*Information shown:*
● ● ●

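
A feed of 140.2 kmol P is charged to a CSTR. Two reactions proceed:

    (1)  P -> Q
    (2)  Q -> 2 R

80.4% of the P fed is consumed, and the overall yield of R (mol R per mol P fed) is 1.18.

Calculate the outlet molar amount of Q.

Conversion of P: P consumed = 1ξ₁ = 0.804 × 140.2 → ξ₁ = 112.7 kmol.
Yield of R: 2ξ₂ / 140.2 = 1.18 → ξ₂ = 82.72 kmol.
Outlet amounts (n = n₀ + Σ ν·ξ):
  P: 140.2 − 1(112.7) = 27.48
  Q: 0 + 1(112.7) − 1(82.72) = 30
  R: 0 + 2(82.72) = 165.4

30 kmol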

● ● ●

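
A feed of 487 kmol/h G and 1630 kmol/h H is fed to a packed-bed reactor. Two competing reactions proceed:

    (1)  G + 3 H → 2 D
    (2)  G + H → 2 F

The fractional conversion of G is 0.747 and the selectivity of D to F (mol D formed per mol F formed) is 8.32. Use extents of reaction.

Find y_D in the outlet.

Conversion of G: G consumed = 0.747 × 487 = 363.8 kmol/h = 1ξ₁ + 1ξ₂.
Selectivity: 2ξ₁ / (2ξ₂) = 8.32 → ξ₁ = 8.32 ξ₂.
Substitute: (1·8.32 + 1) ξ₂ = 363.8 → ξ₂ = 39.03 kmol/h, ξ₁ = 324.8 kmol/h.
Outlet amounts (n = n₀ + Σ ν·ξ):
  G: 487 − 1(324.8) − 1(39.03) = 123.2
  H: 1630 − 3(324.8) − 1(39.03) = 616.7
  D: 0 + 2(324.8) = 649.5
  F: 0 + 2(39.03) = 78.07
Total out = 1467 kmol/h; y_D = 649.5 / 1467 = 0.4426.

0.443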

● ● ●

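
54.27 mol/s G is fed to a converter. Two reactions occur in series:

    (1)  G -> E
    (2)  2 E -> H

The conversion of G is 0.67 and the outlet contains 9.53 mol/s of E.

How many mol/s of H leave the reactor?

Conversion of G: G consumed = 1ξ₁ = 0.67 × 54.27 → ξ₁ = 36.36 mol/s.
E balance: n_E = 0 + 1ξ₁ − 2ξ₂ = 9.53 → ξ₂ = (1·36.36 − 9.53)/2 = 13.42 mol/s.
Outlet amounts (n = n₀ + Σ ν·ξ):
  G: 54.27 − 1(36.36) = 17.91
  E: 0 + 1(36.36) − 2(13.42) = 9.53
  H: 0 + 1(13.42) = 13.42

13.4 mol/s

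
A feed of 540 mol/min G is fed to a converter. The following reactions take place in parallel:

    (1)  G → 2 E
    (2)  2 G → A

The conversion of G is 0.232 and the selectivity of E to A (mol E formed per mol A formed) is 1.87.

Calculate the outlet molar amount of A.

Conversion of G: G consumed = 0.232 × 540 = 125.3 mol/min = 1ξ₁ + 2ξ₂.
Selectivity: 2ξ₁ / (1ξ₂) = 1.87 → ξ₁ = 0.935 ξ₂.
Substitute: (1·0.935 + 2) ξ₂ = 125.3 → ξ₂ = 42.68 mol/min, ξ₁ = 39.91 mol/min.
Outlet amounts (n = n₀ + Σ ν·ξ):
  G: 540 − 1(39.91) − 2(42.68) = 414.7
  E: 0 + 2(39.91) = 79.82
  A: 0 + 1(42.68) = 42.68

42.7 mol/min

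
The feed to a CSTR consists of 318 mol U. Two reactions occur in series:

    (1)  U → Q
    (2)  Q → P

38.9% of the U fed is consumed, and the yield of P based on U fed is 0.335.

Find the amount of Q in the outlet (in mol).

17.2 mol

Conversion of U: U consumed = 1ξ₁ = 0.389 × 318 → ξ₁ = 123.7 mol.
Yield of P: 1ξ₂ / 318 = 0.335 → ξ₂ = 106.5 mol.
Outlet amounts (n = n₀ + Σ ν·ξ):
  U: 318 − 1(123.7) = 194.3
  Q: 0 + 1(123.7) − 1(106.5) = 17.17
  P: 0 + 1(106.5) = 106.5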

● ● ●

*Task brief:* Copy out each line of the data that holds the string "series".

*Exercise answer:*
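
54.27 mol/s G is fed to a converter. Two reactions occur in series:
The feed to a CSTR consists of 318 mol U. Two reactions occur in series: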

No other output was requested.